Extracted data entries
· · · ·

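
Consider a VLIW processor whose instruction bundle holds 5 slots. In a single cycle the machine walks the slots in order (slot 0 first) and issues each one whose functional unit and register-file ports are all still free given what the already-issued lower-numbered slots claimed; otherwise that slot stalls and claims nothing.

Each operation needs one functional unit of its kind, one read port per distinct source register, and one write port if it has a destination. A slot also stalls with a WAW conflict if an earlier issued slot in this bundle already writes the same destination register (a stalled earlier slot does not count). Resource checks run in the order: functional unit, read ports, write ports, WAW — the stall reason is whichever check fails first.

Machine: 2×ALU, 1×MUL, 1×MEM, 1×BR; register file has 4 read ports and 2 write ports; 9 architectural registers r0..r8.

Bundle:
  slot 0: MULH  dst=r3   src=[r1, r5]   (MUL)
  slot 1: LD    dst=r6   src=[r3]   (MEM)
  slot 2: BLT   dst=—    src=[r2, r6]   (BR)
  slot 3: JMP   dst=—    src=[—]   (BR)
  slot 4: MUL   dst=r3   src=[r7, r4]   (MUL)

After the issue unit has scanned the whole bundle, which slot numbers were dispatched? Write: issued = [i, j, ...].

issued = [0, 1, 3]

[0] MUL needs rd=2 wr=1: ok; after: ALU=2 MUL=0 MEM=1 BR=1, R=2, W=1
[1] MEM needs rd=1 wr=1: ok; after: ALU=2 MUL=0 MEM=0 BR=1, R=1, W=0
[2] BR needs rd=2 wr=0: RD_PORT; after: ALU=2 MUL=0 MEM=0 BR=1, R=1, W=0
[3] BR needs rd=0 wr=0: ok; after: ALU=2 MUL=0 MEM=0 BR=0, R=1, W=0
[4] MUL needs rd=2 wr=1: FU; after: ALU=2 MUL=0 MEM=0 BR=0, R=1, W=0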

· · · ·

When the entries above are retyped, each line must stay exactly as it is.

Answer area:
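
Consider a VLIW processor whose instruction bundle holds 5 slots. In a single cycle the machine walks the slots in order (slot 0 first) and issues each one whose functional unit and register-file ports are all still free given what the already-issued lower-numbered slots claimed; otherwise that slot stalls and claims nothing.

Each operation needs one functional unit of its kind, one read port per distinct source register, and one write port if it has a destination. A slot also stalls with a WAW conflict if an earlier issued slot in this bundle already writes the same destination register (a stalled earlier slot does not count). Resource checks run in the order: functional unit, read ports, write ports, WAW — the stall reason is whichever check fails first.

Machine: 2×ALU, 1×MUL, 1×MEM, 1×BR; register file has 4 read ports and 2 write ports; 9 architectural registers r0..r8.

Bundle:
  slot 0: MULH  dst=r3   src=[r1, r5]   (MUL)
  slot 1: LD    dst=r6   src=[r3]   (MEM)
  slot 2: BLT   dst=—    src=[r2, r6]   (BR)
  slot 3: JMP   dst=—    src=[—]   (BR)
  slot 4: MUL   dst=r3   src=[r7, r4]   (MUL)

After the issue unit has scanned the whole bundle, which slot numbers were dispatched? Write: issued = [i, j, ...].

issued = [0, 1, 3]

[0] MUL needs rd=2 wr=1: ok; after: ALU=2 MUL=0 MEM=1 BR=1, R=2, W=1
[1] MEM needs rd=1 wr=1: ok; after: ALU=2 MUL=0 MEM=0 BR=1, R=1, W=0
[2] BR needs rd=2 wr=0: RD_PORT; after: ALU=2 MUL=0 MEM=0 BR=1, R=1, W=0
[3] BR needs rd=0 wr=0: ok; after: ALU=2 MUL=0 MEM=0 BR=0, R=1, W=0
[4] MUL needs rd=2 wr=1: FU; after: ALU=2 MUL=0 MEM=0 BR=0, R=1, W=0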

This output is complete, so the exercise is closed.